== Segment start ==
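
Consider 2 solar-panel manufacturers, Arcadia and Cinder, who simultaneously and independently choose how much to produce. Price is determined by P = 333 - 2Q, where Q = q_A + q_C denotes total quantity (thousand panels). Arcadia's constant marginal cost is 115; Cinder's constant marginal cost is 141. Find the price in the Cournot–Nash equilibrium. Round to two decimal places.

196.33

Arcadia's profit: π_A = (333 - 2Q)q_A - (115q_A). Setting ∂π_A/∂q_A = 0: 218 - 4q_A - 2(q_C) = 0.
Cinder's profit: π_C = (333 - 2Q)q_C - (141q_C). Setting ∂π_C/∂q_C = 0: 192 - 4q_C - 2(q_A) = 0.
So q_A = (218 - 2q_C)/4 and q_C = (192 - 2q_A)/4.
Substituting one into the other gives q_A = 122/3 and q_C = 83/3.
Total output Q = 205/3, so price P = 333 - 2·(205/3) = 589/3.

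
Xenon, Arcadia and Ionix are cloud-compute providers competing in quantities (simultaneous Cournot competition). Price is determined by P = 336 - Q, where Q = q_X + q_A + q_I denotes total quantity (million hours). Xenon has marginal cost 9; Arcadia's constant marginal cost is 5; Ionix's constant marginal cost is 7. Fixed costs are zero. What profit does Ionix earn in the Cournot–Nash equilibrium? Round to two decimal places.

Xenon's profit: π_X = (336 - Q)q_X - (9q_X). Setting ∂π_X/∂q_X = 0: 327 - 2q_X - (q_A + q_I) = 0.
Arcadia's first-order condition: 331 - 2q_A - (q_X + q_I) = 0.
Ionix's profit: π_I = (336 - Q)q_I - (7q_I). Setting ∂π_I/∂q_I = 0: 329 - 2q_I - (q_X + q_A) = 0.
Adding the 3 first-order conditions: 987 − 4Q = 0, so Q = 987/4.
Back-substituting: q_X = (327 − 987/4) = 321/4, q_A = (331 − 987/4) = 337/4, q_I = (329 − 987/4) = 329/4.
Price P = 336 - 987/4 = 357/4.
Ionix's profit: (357/4 - 7)·(329/4) = 6765.0625.

6765.06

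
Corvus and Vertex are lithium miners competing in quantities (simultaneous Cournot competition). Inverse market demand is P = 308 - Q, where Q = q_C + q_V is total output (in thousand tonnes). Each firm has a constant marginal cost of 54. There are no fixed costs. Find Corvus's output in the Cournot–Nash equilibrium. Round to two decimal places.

84.67

Each firm earns π_i = (308 - Q)q_i - 54q_i.
Setting ∂π_i/∂q_i = 0 with rivals' quantities fixed: 254 - 2q_i - q_j = 0.
With identical firms every q_j equals q_i, so q_j = q_i and 254 = 3q_i, giving q_i = 254/3.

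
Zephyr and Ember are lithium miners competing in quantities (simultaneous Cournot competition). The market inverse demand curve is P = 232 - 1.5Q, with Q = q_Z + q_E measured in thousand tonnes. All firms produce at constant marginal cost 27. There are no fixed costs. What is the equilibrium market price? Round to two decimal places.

A representative firm's profit is π_i = q_i(232 - 1.5Q) - 27q_i.
First-order condition (treating rivals' output as given): 205 - 3q_i - (3/2)q_j = 0.
With identical firms every q_j equals q_i, so q_j = q_i and 205 = (9/2)q_i, giving q_i = 410/9.
Total output Q = 820/9, so price P = 232 - (3/2)·(820/9) = 286/3.

95.33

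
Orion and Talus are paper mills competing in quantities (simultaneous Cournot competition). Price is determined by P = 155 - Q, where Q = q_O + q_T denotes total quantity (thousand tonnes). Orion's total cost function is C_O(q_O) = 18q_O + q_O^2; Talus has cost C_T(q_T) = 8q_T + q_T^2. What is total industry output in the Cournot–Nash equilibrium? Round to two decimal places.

Orion's profit: π_O = (155 - Q)q_O - (18q_O + q_O²). Setting ∂π_O/∂q_O = 0: 137 - 4q_O - (q_T) = 0.
Talus's first-order condition: 147 - 4q_T - (q_O) = 0.
Best responses: q_O = (137 - q_T)/4, q_T = (147 - q_O)/4.
Substituting one into the other gives q_O = 401/15 and q_T = 451/15.
Total output Q = 401/15 + 451/15 = 284/5.

56.80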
== Segment end ==
> _ASSIGNED TASK_: Each line from the one with "Orion and Talus" through the end of the records above should be written out exactly. No other line should appear.

> _TASK RESULT_:
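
Orion and Talus are paper mills competing in quantities (simultaneous Cournot competition). Price is determined by P = 155 - Q, where Q = q_O + q_T denotes total quantity (thousand tonnes). Orion's total cost function is C_O(q_O) = 18q_O + q_O^2; Talus has cost C_T(q_T) = 8q_T + q_T^2. What is total industry output in the Cournot–Nash equilibrium? Round to two decimal places.

Orion's profit: π_O = (155 - Q)q_O - (18q_O + q_O²). Setting ∂π_O/∂q_O = 0: 137 - 4q_O - (q_T) = 0.
Talus's first-order condition: 147 - 4q_T - (q_O) = 0.
Best responses: q_O = (137 - q_T)/4, q_T = (147 - q_O)/4.
Substituting one into the other gives q_O = 401/15 and q_T = 451/15.
Total output Q = 401/15 + 451/15 = 284/5.

56.80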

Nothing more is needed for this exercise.